#### Work request:
Beginning at the line that contains "A cylinder fitted", transcribe the remaining lines of the listing exactly; include the final line and omit everything before.

#### Data provided:
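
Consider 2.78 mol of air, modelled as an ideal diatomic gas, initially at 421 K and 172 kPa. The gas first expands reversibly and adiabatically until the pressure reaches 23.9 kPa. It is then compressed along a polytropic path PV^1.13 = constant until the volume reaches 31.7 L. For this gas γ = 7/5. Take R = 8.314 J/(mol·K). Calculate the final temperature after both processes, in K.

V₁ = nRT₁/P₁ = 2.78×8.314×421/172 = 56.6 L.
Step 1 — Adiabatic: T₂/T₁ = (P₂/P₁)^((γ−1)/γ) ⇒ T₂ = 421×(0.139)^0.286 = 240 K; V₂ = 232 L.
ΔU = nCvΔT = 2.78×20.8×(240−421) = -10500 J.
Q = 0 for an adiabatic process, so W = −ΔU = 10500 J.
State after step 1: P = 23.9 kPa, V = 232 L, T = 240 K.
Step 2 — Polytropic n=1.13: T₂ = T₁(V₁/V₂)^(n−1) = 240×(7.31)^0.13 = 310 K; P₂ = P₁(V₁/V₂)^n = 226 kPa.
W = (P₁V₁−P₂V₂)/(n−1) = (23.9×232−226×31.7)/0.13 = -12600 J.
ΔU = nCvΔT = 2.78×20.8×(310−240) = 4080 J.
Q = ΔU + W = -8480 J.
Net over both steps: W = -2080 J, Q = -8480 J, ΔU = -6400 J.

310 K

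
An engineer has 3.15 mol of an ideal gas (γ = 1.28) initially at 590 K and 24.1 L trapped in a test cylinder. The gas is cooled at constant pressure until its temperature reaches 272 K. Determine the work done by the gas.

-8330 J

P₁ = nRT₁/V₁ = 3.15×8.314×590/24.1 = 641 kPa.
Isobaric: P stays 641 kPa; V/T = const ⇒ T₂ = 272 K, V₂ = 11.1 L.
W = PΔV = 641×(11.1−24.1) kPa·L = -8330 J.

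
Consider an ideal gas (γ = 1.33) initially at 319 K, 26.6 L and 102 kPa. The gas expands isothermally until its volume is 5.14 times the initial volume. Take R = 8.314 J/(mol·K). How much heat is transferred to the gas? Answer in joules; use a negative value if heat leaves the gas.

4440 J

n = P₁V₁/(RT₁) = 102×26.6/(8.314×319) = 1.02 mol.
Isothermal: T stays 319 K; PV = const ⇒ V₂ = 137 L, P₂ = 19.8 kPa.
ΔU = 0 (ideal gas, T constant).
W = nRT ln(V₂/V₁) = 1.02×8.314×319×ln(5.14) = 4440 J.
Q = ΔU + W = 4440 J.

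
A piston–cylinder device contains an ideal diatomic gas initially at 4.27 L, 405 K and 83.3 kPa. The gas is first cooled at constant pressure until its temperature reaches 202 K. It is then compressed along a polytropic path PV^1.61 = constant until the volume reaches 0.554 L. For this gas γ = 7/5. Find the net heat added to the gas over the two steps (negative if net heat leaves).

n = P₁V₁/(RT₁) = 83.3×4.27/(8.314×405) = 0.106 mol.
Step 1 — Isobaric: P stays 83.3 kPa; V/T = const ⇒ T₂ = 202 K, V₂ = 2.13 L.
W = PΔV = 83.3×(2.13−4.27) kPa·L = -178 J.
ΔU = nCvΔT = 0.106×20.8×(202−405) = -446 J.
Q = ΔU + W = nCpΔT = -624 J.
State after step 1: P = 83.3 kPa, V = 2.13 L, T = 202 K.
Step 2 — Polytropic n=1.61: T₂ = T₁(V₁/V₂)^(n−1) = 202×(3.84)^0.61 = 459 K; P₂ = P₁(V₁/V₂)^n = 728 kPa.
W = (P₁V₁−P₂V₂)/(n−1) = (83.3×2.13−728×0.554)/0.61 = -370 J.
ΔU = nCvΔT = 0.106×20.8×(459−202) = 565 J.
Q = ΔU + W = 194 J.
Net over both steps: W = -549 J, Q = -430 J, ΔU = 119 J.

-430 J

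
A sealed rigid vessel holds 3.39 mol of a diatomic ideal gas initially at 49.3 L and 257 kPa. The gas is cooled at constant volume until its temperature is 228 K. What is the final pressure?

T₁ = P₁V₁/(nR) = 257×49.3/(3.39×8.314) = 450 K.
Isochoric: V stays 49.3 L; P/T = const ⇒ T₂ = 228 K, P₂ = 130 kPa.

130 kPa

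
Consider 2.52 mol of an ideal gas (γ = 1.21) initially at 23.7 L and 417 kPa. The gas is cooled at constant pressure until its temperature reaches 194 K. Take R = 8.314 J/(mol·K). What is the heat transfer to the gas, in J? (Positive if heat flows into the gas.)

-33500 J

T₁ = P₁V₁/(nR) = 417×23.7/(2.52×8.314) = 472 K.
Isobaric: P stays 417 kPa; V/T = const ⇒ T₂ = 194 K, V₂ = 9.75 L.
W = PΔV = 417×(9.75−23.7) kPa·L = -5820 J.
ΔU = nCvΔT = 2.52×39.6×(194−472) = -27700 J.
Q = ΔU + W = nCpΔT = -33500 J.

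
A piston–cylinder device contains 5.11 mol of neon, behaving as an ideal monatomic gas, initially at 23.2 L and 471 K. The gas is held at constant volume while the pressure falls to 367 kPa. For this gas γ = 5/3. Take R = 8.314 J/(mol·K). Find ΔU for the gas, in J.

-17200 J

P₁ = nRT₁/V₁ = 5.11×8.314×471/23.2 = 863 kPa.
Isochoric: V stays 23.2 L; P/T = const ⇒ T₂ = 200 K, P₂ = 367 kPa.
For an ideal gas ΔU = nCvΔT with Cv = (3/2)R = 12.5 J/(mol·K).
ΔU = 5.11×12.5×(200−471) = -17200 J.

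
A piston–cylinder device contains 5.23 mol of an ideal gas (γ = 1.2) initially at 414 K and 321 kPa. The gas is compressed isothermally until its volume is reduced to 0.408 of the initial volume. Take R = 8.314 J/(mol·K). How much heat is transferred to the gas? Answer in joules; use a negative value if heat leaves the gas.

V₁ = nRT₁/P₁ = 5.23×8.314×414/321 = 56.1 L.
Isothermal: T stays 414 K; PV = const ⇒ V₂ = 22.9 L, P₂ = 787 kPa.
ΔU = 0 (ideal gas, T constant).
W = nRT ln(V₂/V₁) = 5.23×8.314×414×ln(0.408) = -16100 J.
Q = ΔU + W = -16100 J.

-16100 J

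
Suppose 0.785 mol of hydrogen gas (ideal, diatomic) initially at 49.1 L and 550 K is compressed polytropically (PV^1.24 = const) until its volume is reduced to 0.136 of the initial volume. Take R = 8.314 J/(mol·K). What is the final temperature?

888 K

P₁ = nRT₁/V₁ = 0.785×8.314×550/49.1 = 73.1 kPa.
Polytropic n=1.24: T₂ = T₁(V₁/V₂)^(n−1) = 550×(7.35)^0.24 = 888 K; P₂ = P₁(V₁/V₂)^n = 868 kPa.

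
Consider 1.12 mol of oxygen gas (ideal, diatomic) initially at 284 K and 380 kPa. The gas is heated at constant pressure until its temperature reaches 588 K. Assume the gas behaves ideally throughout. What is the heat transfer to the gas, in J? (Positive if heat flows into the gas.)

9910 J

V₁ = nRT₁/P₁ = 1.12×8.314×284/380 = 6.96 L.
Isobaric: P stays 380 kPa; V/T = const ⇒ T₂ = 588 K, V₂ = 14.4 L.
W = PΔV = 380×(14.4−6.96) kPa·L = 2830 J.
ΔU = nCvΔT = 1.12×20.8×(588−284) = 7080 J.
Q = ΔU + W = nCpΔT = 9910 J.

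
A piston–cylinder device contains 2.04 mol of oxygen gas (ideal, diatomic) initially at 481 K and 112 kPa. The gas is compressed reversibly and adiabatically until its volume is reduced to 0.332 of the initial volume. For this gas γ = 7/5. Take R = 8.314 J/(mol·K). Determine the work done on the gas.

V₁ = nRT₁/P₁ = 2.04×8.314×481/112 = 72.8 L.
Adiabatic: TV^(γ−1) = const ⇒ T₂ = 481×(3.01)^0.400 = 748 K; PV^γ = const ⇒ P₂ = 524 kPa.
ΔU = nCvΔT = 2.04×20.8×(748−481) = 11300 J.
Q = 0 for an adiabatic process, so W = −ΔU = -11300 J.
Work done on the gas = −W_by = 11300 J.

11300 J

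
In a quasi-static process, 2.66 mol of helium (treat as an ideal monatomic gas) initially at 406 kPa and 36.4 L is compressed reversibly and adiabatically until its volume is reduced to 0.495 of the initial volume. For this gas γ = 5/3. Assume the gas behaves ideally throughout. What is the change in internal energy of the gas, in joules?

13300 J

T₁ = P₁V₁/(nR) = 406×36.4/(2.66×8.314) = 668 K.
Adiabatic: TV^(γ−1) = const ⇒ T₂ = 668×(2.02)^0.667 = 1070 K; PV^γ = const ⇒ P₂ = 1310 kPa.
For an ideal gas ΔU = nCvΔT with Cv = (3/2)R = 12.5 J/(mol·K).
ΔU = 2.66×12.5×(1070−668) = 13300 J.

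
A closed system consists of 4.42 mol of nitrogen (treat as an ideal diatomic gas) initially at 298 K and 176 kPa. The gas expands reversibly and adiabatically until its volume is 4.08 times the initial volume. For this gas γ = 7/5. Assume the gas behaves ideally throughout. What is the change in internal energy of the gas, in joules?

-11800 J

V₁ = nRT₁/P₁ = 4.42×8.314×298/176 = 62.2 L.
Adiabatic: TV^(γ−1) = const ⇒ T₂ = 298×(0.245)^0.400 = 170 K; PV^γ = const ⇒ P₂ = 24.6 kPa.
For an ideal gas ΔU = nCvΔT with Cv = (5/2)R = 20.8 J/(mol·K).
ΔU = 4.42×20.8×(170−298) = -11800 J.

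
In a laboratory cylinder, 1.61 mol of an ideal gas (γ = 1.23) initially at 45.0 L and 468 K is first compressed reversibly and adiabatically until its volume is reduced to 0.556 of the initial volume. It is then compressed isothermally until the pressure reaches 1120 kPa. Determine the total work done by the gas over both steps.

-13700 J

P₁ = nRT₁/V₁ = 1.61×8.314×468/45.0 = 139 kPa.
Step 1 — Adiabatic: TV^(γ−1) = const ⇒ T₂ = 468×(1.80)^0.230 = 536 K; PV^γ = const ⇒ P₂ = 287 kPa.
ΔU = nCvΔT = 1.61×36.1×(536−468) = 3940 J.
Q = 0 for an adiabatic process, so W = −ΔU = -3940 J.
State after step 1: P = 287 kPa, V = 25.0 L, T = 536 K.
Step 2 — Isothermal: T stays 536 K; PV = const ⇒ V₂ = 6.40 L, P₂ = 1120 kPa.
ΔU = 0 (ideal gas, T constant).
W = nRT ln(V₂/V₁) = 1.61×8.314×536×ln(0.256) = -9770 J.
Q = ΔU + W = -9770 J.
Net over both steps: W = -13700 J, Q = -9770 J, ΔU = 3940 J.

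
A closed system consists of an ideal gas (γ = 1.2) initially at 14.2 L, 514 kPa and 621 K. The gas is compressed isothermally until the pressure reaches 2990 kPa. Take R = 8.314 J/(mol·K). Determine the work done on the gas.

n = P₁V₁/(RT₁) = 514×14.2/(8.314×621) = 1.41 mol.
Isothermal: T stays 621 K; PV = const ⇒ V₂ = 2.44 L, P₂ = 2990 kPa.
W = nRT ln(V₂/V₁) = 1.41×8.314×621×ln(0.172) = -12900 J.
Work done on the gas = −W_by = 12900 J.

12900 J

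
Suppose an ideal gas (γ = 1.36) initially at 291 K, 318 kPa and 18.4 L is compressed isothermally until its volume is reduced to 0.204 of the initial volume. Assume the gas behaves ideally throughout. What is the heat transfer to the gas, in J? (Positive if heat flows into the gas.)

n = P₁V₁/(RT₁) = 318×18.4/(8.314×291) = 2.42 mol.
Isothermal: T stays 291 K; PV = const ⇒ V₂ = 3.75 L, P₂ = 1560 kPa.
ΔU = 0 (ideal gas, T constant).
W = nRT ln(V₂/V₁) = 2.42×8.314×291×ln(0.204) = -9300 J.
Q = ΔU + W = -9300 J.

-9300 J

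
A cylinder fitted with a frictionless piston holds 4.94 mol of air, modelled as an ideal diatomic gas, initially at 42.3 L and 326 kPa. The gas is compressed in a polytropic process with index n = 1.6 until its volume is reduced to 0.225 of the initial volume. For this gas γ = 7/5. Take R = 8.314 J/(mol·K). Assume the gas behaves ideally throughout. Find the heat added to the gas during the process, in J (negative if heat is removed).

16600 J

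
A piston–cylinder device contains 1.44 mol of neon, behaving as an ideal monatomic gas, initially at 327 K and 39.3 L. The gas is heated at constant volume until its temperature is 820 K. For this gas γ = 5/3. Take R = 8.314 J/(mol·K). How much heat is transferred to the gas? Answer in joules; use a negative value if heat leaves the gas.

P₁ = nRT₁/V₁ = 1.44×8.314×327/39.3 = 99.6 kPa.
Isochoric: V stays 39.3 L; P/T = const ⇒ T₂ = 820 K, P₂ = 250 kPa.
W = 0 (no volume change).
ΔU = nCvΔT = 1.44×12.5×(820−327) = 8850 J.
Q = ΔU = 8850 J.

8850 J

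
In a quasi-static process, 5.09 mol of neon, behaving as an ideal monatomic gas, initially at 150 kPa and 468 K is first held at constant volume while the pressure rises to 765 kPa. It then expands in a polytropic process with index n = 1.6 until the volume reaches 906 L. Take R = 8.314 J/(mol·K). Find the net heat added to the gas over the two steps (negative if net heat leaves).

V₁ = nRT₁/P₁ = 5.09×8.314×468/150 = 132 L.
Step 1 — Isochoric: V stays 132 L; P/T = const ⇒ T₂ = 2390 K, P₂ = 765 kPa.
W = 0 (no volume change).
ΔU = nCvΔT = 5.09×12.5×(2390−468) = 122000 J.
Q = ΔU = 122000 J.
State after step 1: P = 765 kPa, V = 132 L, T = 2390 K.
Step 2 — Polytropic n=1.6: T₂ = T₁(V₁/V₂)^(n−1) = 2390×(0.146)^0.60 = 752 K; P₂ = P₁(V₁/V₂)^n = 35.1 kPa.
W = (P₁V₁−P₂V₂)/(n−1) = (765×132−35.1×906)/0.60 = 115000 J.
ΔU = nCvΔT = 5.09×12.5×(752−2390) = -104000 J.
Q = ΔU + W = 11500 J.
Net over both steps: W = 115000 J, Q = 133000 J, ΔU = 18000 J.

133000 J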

#### Answer space:
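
A cylinder fitted with a frictionless piston holds 4.94 mol of air, modelled as an ideal diatomic gas, initially at 42.3 L and 326 kPa. The gas is compressed in a polytropic process with index n = 1.6 until its volume is reduced to 0.225 of the initial volume. For this gas γ = 7/5. Take R = 8.314 J/(mol·K). Assume the gas behaves ideally throughout. Find the heat added to the gas during the process, in J (negative if heat is removed).

16600 J

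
A piston–cylinder device contains 1.44 mol of neon, behaving as an ideal monatomic gas, initially at 327 K and 39.3 L. The gas is heated at constant volume until its temperature is 820 K. For this gas γ = 5/3. Take R = 8.314 J/(mol·K). How much heat is transferred to the gas? Answer in joules; use a negative value if heat leaves the gas.

P₁ = nRT₁/V₁ = 1.44×8.314×327/39.3 = 99.6 kPa.
Isochoric: V stays 39.3 L; P/T = const ⇒ T₂ = 820 K, P₂ = 250 kPa.
W = 0 (no volume change).
ΔU = nCvΔT = 1.44×12.5×(820−327) = 8850 J.
Q = ΔU = 8850 J.

8850 J

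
In a quasi-static process, 5.09 mol of neon, behaving as an ideal monatomic gas, initially at 150 kPa and 468 K is first held at constant volume while the pressure rises to 765 kPa. It then expands in a polytropic process with index n = 1.6 until the volume reaches 906 L. Take R = 8.314 J/(mol·K). Find the net heat added to the gas over the two steps (negative if net heat leaves).

V₁ = nRT₁/P₁ = 5.09×8.314×468/150 = 132 L.
Step 1 — Isochoric: V stays 132 L; P/T = const ⇒ T₂ = 2390 K, P₂ = 765 kPa.
W = 0 (no volume change).
ΔU = nCvΔT = 5.09×12.5×(2390−468) = 122000 J.
Q = ΔU = 122000 J.
State after step 1: P = 765 kPa, V = 132 L, T = 2390 K.
Step 2 — Polytropic n=1.6: T₂ = T₁(V₁/V₂)^(n−1) = 2390×(0.146)^0.60 = 752 K; P₂ = P₁(V₁/V₂)^n = 35.1 kPa.
W = (P₁V₁−P₂V₂)/(n−1) = (765×132−35.1×906)/0.60 = 115000 J.
ΔU = nCvΔT = 5.09×12.5×(752−2390) = -104000 J.
Q = ΔU + W = 11500 J.
Net over both steps: W = 115000 J, Q = 133000 J, ΔU = 18000 J.

133000 J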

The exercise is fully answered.